--- Given entries Enclosed Below ---

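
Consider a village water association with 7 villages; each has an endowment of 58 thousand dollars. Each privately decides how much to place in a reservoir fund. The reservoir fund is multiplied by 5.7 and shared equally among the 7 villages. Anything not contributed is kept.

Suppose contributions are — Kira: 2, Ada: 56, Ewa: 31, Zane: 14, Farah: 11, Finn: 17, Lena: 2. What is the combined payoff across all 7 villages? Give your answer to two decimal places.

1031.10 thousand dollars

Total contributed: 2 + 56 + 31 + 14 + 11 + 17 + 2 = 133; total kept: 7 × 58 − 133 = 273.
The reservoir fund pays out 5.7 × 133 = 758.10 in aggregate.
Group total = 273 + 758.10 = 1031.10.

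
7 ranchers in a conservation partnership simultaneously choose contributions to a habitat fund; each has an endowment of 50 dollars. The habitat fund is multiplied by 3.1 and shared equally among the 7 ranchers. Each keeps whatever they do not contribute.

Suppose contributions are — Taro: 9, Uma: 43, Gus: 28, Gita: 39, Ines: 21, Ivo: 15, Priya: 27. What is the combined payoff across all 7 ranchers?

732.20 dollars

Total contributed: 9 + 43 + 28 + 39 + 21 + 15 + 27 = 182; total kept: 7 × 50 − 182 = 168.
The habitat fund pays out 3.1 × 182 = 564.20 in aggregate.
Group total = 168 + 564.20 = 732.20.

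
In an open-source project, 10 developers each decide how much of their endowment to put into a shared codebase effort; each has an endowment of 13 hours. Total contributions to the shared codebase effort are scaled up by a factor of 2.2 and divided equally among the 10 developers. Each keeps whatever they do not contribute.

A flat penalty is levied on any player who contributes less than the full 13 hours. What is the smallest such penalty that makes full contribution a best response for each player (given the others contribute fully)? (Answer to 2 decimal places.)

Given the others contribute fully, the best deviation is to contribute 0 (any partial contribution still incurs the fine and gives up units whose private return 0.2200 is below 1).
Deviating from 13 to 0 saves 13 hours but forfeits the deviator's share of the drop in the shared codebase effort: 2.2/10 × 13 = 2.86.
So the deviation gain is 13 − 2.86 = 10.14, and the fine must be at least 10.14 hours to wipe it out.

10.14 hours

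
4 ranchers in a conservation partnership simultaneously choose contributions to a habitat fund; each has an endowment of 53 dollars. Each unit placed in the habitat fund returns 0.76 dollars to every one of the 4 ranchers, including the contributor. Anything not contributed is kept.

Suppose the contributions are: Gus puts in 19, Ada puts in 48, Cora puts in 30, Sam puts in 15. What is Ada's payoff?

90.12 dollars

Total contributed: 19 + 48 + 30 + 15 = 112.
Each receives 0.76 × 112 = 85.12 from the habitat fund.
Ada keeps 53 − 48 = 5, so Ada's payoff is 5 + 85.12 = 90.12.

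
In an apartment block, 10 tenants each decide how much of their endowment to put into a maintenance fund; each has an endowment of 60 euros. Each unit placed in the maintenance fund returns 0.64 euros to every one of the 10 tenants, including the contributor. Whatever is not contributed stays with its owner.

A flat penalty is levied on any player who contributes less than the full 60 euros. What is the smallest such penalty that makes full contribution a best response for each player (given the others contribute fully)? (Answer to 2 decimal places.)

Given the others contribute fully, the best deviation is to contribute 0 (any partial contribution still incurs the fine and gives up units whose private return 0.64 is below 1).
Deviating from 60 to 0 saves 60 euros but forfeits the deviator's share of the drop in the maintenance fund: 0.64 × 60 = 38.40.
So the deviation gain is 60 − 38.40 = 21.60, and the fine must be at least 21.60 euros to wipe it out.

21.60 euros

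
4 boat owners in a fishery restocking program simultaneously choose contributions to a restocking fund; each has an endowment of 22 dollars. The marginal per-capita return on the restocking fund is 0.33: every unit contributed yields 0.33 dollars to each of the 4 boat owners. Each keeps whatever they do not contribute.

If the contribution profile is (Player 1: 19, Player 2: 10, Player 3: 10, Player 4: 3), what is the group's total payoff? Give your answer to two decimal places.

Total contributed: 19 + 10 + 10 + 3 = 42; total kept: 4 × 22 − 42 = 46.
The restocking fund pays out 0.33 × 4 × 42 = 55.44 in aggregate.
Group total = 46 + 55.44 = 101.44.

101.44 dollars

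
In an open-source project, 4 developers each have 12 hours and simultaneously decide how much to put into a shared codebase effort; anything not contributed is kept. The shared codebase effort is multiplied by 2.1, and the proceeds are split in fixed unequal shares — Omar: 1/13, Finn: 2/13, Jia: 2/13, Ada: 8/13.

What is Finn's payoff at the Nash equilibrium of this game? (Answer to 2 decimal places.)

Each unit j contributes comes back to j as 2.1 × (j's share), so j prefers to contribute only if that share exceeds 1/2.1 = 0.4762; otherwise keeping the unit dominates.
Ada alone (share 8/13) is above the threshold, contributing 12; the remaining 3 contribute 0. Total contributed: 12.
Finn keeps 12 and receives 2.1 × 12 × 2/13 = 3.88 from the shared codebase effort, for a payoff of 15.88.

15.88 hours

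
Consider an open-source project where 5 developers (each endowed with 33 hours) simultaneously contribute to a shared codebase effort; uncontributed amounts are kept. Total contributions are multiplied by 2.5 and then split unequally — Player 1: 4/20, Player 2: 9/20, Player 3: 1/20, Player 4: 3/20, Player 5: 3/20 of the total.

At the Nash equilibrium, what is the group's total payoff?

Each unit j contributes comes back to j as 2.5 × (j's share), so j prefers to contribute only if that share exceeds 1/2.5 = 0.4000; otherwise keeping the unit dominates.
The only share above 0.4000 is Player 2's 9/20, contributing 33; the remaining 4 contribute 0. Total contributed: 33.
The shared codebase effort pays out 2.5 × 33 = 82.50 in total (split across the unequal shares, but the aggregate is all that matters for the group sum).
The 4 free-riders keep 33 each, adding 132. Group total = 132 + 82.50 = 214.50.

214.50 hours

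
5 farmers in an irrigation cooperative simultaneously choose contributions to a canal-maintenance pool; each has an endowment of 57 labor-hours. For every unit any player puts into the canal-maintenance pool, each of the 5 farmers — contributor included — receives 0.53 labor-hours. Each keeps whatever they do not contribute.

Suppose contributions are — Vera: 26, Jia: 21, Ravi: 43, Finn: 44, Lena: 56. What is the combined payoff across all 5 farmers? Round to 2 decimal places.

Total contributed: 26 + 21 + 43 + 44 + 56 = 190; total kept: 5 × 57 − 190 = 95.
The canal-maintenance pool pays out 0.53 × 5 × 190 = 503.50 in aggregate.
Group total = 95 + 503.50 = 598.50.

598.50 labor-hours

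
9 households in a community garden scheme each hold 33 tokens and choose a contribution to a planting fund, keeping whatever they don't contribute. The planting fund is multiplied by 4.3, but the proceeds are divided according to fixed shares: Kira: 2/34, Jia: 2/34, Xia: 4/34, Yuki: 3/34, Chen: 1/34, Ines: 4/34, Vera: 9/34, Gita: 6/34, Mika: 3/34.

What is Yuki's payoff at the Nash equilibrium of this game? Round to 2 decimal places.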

--- End of Enclosed Given entries ---

● **Exercise requirements**: The full material above needs to be returned unaltered.

● **Answer for this exercise**:
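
Consider a village water association with 7 villages; each has an endowment of 58 thousand dollars. Each privately decides how much to place in a reservoir fund. The reservoir fund is multiplied by 5.7 and shared equally among the 7 villages. Anything not contributed is kept.

Suppose contributions are — Kira: 2, Ada: 56, Ewa: 31, Zane: 14, Farah: 11, Finn: 17, Lena: 2. What is the combined payoff across all 7 villages? Give your answer to two decimal places.

1031.10 thousand dollars

Total contributed: 2 + 56 + 31 + 14 + 11 + 17 + 2 = 133; total kept: 7 × 58 − 133 = 273.
The reservoir fund pays out 5.7 × 133 = 758.10 in aggregate.
Group total = 273 + 758.10 = 1031.10.

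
7 ranchers in a conservation partnership simultaneously choose contributions to a habitat fund; each has an endowment of 50 dollars. The habitat fund is multiplied by 3.1 and shared equally among the 7 ranchers. Each keeps whatever they do not contribute.

Suppose contributions are — Taro: 9, Uma: 43, Gus: 28, Gita: 39, Ines: 21, Ivo: 15, Priya: 27. What is the combined payoff across all 7 ranchers?

732.20 dollars

Total contributed: 9 + 43 + 28 + 39 + 21 + 15 + 27 = 182; total kept: 7 × 50 − 182 = 168.
The habitat fund pays out 3.1 × 182 = 564.20 in aggregate.
Group total = 168 + 564.20 = 732.20.

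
In an open-source project, 10 developers each decide how much of their endowment to put into a shared codebase effort; each has an endowment of 13 hours. Total contributions to the shared codebase effort are scaled up by a factor of 2.2 and divided equally among the 10 developers. Each keeps whatever they do not contribute.

A flat penalty is levied on any player who contributes less than the full 13 hours. What is the smallest such penalty that makes full contribution a best response for each player (given the others contribute fully)? (Answer to 2 decimal places.)

Given the others contribute fully, the best deviation is to contribute 0 (any partial contribution still incurs the fine and gives up units whose private return 0.2200 is below 1).
Deviating from 13 to 0 saves 13 hours but forfeits the deviator's share of the drop in the shared codebase effort: 2.2/10 × 13 = 2.86.
So the deviation gain is 13 − 2.86 = 10.14, and the fine must be at least 10.14 hours to wipe it out.

10.14 hours

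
4 ranchers in a conservation partnership simultaneously choose contributions to a habitat fund; each has an endowment of 53 dollars. Each unit placed in the habitat fund returns 0.76 dollars to every one of the 4 ranchers, including the contributor. Anything not contributed is kept.

Suppose the contributions are: Gus puts in 19, Ada puts in 48, Cora puts in 30, Sam puts in 15. What is Ada's payoff?

90.12 dollars

Total contributed: 19 + 48 + 30 + 15 = 112.
Each receives 0.76 × 112 = 85.12 from the habitat fund.
Ada keeps 53 − 48 = 5, so Ada's payoff is 5 + 85.12 = 90.12.

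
In an apartment block, 10 tenants each decide how much of their endowment to put into a maintenance fund; each has an endowment of 60 euros. Each unit placed in the maintenance fund returns 0.64 euros to every one of the 10 tenants, including the contributor. Whatever is not contributed stays with its owner.

A flat penalty is levied on any player who contributes less than the full 60 euros. What is the smallest such penalty that makes full contribution a best response for each player (given the others contribute fully)? (Answer to 2 decimal places.)

Given the others contribute fully, the best deviation is to contribute 0 (any partial contribution still incurs the fine and gives up units whose private return 0.64 is below 1).
Deviating from 60 to 0 saves 60 euros but forfeits the deviator's share of the drop in the maintenance fund: 0.64 × 60 = 38.40.
So the deviation gain is 60 − 38.40 = 21.60, and the fine must be at least 21.60 euros to wipe it out.

21.60 euros

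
4 boat owners in a fishery restocking program simultaneously choose contributions to a restocking fund; each has an endowment of 22 dollars. The marginal per-capita return on the restocking fund is 0.33: every unit contributed yields 0.33 dollars to each of the 4 boat owners. Each keeps whatever they do not contribute.

If the contribution profile is (Player 1: 19, Player 2: 10, Player 3: 10, Player 4: 3), what is the group's total payoff? Give your answer to two decimal places.

Total contributed: 19 + 10 + 10 + 3 = 42; total kept: 4 × 22 − 42 = 46.
The restocking fund pays out 0.33 × 4 × 42 = 55.44 in aggregate.
Group total = 46 + 55.44 = 101.44.

101.44 dollars

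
In an open-source project, 4 developers each have 12 hours and simultaneously decide how much to put into a shared codebase effort; anything not contributed is kept. The shared codebase effort is multiplied by 2.1, and the proceeds are split in fixed unequal shares — Omar: 1/13, Finn: 2/13, Jia: 2/13, Ada: 8/13.

What is Finn's payoff at the Nash equilibrium of this game? (Answer to 2 decimal places.)

Each unit j contributes comes back to j as 2.1 × (j's share), so j prefers to contribute only if that share exceeds 1/2.1 = 0.4762; otherwise keeping the unit dominates.
Ada alone (share 8/13) is above the threshold, contributing 12; the remaining 3 contribute 0. Total contributed: 12.
Finn keeps 12 and receives 2.1 × 12 × 2/13 = 3.88 from the shared codebase effort, for a payoff of 15.88.

15.88 hours

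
Consider an open-source project where 5 developers (each endowed with 33 hours) simultaneously contribute to a shared codebase effort; uncontributed amounts are kept. Total contributions are multiplied by 2.5 and then split unequally — Player 1: 4/20, Player 2: 9/20, Player 3: 1/20, Player 4: 3/20, Player 5: 3/20 of the total.

At the Nash equilibrium, what is the group's total payoff?

Each unit j contributes comes back to j as 2.5 × (j's share), so j prefers to contribute only if that share exceeds 1/2.5 = 0.4000; otherwise keeping the unit dominates.
The only share above 0.4000 is Player 2's 9/20, contributing 33; the remaining 4 contribute 0. Total contributed: 33.
The shared codebase effort pays out 2.5 × 33 = 82.50 in total (split across the unequal shares, but the aggregate is all that matters for the group sum).
The 4 free-riders keep 33 each, adding 132. Group total = 132 + 82.50 = 214.50.

214.50 hours

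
5 farmers in an irrigation cooperative simultaneously choose contributions to a canal-maintenance pool; each has an endowment of 57 labor-hours. For every unit any player puts into the canal-maintenance pool, each of the 5 farmers — contributor included — receives 0.53 labor-hours. Each keeps whatever they do not contribute.

Suppose contributions are — Vera: 26, Jia: 21, Ravi: 43, Finn: 44, Lena: 56. What is the combined payoff across all 5 farmers? Round to 2 decimal places.

Total contributed: 26 + 21 + 43 + 44 + 56 = 190; total kept: 5 × 57 − 190 = 95.
The canal-maintenance pool pays out 0.53 × 5 × 190 = 503.50 in aggregate.
Group total = 95 + 503.50 = 598.50.

598.50 labor-hours

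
9 households in a community garden scheme each hold 33 tokens and choose a contribution to a planting fund, keeping whatever they don't contribute. The planting fund is multiplied by 4.3, but the proceeds are divided according to fixed shares: Kira: 2/34, Jia: 2/34, Xia: 4/34, Yuki: 3/34, Chen: 1/34, Ines: 4/34, Vera: 9/34, Gita: 6/34, Mika: 3/34.

What is Yuki's payoff at the Nash equilibrium of this game? Round to 2 decimal places.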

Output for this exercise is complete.